Repeat, without any change, the entries presented below.
========================
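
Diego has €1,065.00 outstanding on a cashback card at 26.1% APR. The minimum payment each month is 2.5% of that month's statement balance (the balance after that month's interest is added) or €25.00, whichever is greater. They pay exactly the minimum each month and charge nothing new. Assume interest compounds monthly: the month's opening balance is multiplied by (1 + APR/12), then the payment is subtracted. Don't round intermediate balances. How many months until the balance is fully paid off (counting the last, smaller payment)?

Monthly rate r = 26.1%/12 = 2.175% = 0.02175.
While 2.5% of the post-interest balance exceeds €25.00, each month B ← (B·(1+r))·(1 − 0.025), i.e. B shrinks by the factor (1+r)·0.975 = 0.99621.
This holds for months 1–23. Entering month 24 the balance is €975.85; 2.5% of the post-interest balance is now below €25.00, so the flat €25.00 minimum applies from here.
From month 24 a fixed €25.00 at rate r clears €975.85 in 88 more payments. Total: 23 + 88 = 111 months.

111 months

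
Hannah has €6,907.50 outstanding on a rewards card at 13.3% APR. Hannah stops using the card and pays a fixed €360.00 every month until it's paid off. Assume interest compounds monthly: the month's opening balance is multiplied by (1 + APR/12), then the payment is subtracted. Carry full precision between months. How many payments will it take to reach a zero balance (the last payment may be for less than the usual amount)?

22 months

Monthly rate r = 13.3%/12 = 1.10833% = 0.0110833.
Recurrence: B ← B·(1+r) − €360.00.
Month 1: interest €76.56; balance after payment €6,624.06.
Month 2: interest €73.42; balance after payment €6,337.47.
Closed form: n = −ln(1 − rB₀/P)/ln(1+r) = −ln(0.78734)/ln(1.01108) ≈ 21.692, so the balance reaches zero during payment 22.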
========================
• **COMPLETED EXERCISE**:
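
Diego has €1,065.00 outstanding on a cashback card at 26.1% APR. The minimum payment each month is 2.5% of that month's statement balance (the balance after that month's interest is added) or €25.00, whichever is greater. They pay exactly the minimum each month and charge nothing new. Assume interest compounds monthly: the month's opening balance is multiplied by (1 + APR/12), then the payment is subtracted. Don't round intermediate balances. How many months until the balance is fully paid off (counting the last, smaller payment)?

Monthly rate r = 26.1%/12 = 2.175% = 0.02175.
While 2.5% of the post-interest balance exceeds €25.00, each month B ← (B·(1+r))·(1 − 0.025), i.e. B shrinks by the factor (1+r)·0.975 = 0.99621.
This holds for months 1–23. Entering month 24 the balance is €975.85; 2.5% of the post-interest balance is now below €25.00, so the flat €25.00 minimum applies from here.
From month 24 a fixed €25.00 at rate r clears €975.85 in 88 more payments. Total: 23 + 88 = 111 months.

111 months

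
Hannah has €6,907.50 outstanding on a rewards card at 13.3% APR. Hannah stops using the card and pays a fixed €360.00 every month until it's paid off. Assume interest compounds monthly: the month's opening balance is multiplied by (1 + APR/12), then the payment is subtracted. Carry full precision between months. How many payments will it take to reach a zero balance (the last payment may be for less than the usual amount)?

22 months

Monthly rate r = 13.3%/12 = 1.10833% = 0.0110833.
Recurrence: B ← B·(1+r) − €360.00.
Month 1: interest €76.56; balance after payment €6,624.06.
Month 2: interest €73.42; balance after payment €6,337.47.
Closed form: n = −ln(1 − rB₀/P)/ln(1+r) = −ln(0.78734)/ln(1.01108) ≈ 21.692, so the balance reaches zero during payment 22.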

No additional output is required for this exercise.